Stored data

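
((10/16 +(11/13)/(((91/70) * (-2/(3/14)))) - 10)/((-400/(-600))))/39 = -89385/246064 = -0.36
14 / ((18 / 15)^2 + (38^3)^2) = 175 / 37636704818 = 0.00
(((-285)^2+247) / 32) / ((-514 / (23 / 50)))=-29279 / 12850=-2.28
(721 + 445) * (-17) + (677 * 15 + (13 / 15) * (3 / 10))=-483337 / 50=-9666.74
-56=-56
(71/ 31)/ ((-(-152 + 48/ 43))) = 3053/ 201128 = 0.02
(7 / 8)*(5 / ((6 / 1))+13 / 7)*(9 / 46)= 339 / 736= 0.46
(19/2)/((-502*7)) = -19/7028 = -0.00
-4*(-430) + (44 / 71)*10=1726.20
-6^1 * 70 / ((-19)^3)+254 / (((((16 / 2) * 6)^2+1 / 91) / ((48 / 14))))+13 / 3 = 1083687529 / 227067195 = 4.77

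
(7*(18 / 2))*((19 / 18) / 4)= 133 / 8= 16.62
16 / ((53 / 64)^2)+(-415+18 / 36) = -2197589 / 5618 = -391.17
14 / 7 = 2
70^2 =4900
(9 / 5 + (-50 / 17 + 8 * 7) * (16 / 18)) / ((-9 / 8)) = -299656 / 6885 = -43.52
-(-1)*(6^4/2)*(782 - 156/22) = 5523552/11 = 502141.09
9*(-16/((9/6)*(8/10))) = -120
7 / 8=0.88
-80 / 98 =-40 / 49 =-0.82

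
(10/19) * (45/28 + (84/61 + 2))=42565/16226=2.62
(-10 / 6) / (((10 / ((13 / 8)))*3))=-13 / 144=-0.09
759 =759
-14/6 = -7/3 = -2.33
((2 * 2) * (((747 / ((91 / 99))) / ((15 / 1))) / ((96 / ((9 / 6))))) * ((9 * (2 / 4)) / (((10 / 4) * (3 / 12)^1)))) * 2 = 48.76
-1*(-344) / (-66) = -5.21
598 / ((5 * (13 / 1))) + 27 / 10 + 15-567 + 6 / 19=-539.78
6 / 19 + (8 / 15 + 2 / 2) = 527 / 285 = 1.85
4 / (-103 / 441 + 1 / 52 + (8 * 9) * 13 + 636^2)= 91728 / 9297361709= 0.00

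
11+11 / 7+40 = 368 / 7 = 52.57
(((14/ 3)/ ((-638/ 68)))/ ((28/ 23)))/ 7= -0.06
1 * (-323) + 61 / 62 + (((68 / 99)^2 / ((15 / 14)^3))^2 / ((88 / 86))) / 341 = -2643275611255412540101 / 8208530052589968750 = -322.02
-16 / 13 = -1.23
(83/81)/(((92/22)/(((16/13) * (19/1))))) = 138776/24219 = 5.73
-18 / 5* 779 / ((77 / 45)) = -126198 / 77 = -1638.94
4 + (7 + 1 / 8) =89 / 8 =11.12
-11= -11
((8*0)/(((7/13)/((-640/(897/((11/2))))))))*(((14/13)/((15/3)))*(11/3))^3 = 0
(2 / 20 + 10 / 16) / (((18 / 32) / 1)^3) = 14848 / 3645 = 4.07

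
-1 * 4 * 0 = 0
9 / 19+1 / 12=127 / 228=0.56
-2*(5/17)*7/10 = -7/17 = -0.41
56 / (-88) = -0.64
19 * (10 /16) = 95 /8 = 11.88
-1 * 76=-76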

▶ _WHAT IS REQUIRED_: Each line above must be returned exactly as written.

▶ _RESPONSE TO THE TASK_:
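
((10/16 +(11/13)/(((91/70) * (-2/(3/14)))) - 10)/((-400/(-600))))/39 = -89385/246064 = -0.36
14 / ((18 / 15)^2 + (38^3)^2) = 175 / 37636704818 = 0.00
(((-285)^2+247) / 32) / ((-514 / (23 / 50)))=-29279 / 12850=-2.28
(721 + 445) * (-17) + (677 * 15 + (13 / 15) * (3 / 10))=-483337 / 50=-9666.74
-56=-56
(71/ 31)/ ((-(-152 + 48/ 43))) = 3053/ 201128 = 0.02
(7 / 8)*(5 / ((6 / 1))+13 / 7)*(9 / 46)= 339 / 736= 0.46
(19/2)/((-502*7)) = -19/7028 = -0.00
-4*(-430) + (44 / 71)*10=1726.20
-6^1 * 70 / ((-19)^3)+254 / (((((16 / 2) * 6)^2+1 / 91) / ((48 / 14))))+13 / 3 = 1083687529 / 227067195 = 4.77

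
(7*(18 / 2))*((19 / 18) / 4)= 133 / 8= 16.62
16 / ((53 / 64)^2)+(-415+18 / 36) = -2197589 / 5618 = -391.17
14 / 7 = 2
70^2 =4900
(9 / 5 + (-50 / 17 + 8 * 7) * (16 / 18)) / ((-9 / 8)) = -299656 / 6885 = -43.52
-(-1)*(6^4/2)*(782 - 156/22) = 5523552/11 = 502141.09
9*(-16/((9/6)*(8/10))) = -120
7 / 8=0.88
-80 / 98 =-40 / 49 =-0.82

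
(10/19) * (45/28 + (84/61 + 2))=42565/16226=2.62
(-10 / 6) / (((10 / ((13 / 8)))*3))=-13 / 144=-0.09
759 =759
-14/6 = -7/3 = -2.33
((2 * 2) * (((747 / ((91 / 99))) / ((15 / 1))) / ((96 / ((9 / 6))))) * ((9 * (2 / 4)) / (((10 / 4) * (3 / 12)^1)))) * 2 = 48.76
-1*(-344) / (-66) = -5.21
598 / ((5 * (13 / 1))) + 27 / 10 + 15-567 + 6 / 19=-539.78
6 / 19 + (8 / 15 + 2 / 2) = 527 / 285 = 1.85
4 / (-103 / 441 + 1 / 52 + (8 * 9) * 13 + 636^2)= 91728 / 9297361709= 0.00

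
11+11 / 7+40 = 368 / 7 = 52.57
(((14/ 3)/ ((-638/ 68)))/ ((28/ 23)))/ 7= -0.06
1 * (-323) + 61 / 62 + (((68 / 99)^2 / ((15 / 14)^3))^2 / ((88 / 86))) / 341 = -2643275611255412540101 / 8208530052589968750 = -322.02
-16 / 13 = -1.23
(83/81)/(((92/22)/(((16/13) * (19/1))))) = 138776/24219 = 5.73
-18 / 5* 779 / ((77 / 45)) = -126198 / 77 = -1638.94
4 + (7 + 1 / 8) =89 / 8 =11.12
-11= -11
((8*0)/(((7/13)/((-640/(897/((11/2))))))))*(((14/13)/((15/3)))*(11/3))^3 = 0
(2 / 20 + 10 / 16) / (((18 / 32) / 1)^3) = 14848 / 3645 = 4.07

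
-1 * 4 * 0 = 0
9 / 19+1 / 12=127 / 228=0.56
-2*(5/17)*7/10 = -7/17 = -0.41
56 / (-88) = -0.64
19 * (10 /16) = 95 /8 = 11.88
-1 * 76=-76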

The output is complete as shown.